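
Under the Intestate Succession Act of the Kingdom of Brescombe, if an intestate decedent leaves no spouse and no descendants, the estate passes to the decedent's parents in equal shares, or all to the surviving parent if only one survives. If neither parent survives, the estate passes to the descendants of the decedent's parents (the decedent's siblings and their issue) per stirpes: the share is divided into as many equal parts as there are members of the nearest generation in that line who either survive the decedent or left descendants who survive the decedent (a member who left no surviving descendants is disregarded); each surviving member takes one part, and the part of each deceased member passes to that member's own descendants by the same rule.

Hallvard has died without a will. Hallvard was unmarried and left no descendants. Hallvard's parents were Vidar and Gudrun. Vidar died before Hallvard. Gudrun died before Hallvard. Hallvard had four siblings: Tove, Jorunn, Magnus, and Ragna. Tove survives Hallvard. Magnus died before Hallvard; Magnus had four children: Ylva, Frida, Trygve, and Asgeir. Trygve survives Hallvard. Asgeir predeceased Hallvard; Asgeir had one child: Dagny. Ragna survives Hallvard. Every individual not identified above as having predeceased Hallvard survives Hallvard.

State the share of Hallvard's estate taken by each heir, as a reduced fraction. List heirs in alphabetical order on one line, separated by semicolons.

Dagny 1/16; Frida 1/16; Jorunn 1/4; Ragna 1/4; Tove 1/4; Trygve 1/16; Ylva 1/16

Neither parent survives and there are no descendants, so the estate passes to Hallvard's siblings and their issue per stirpes.
The estate is divided into 4 equal shares of 1/4 among Tove, Jorunn, Magnus, Ragna.
Tove is living and takes 1/4.
Jorunn is living and takes 1/4.
Magnus predeceased; the 1/4 allotted to Magnus's branch passes to Magnus's issue by representation.
The 1/4 is divided into 4 equal shares of 1/16 among Ylva, Frida, Trygve, Asgeir.
Ylva is living and takes 1/16.
Frida is living and takes 1/16.
Trygve is living and takes 1/16.
Asgeir predeceased; the 1/16 allotted to Asgeir's branch passes to Asgeir's issue by representation.
Dagny is the sole taker at this level and receives the full 1/16.
Ragna is living and takes 1/4.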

=====

▶ [The problem]:
Using the records above, output exactly the lines from the one containing "Hallvard has died" through the last line, and no others.

▶ [Output of the exercise]:
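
Hallvard has died without a will. Hallvard was unmarried and left no descendants. Hallvard's parents were Vidar and Gudrun. Vidar died before Hallvard. Gudrun died before Hallvard. Hallvard had four siblings: Tove, Jorunn, Magnus, and Ragna. Tove survives Hallvard. Magnus died before Hallvard; Magnus had four children: Ylva, Frida, Trygve, and Asgeir. Trygve survives Hallvard. Asgeir predeceased Hallvard; Asgeir had one child: Dagny. Ragna survives Hallvard. Every individual not identified above as having predeceased Hallvard survives Hallvard.

State the share of Hallvard's estate taken by each heir, as a reduced fraction. List heirs in alphabetical order on one line, separated by semicolons.

Dagny 1/16; Frida 1/16; Jorunn 1/4; Ragna 1/4; Tove 1/4; Trygve 1/16; Ylva 1/16

Neither parent survives and there are no descendants, so the estate passes to Hallvard's siblings and their issue per stirpes.
The estate is divided into 4 equal shares of 1/4 among Tove, Jorunn, Magnus, Ragna.
Tove is living and takes 1/4.
Jorunn is living and takes 1/4.
Magnus predeceased; the 1/4 allotted to Magnus's branch passes to Magnus's issue by representation.
The 1/4 is divided into 4 equal shares of 1/16 among Ylva, Frida, Trygve, Asgeir.
Ylva is living and takes 1/16.
Frida is living and takes 1/16.
Trygve is living and takes 1/16.
Asgeir predeceased; the 1/16 allotted to Asgeir's branch passes to Asgeir's issue by representation.
Dagny is the sole taker at this level and receives the full 1/16.
Ragna is living and takes 1/4.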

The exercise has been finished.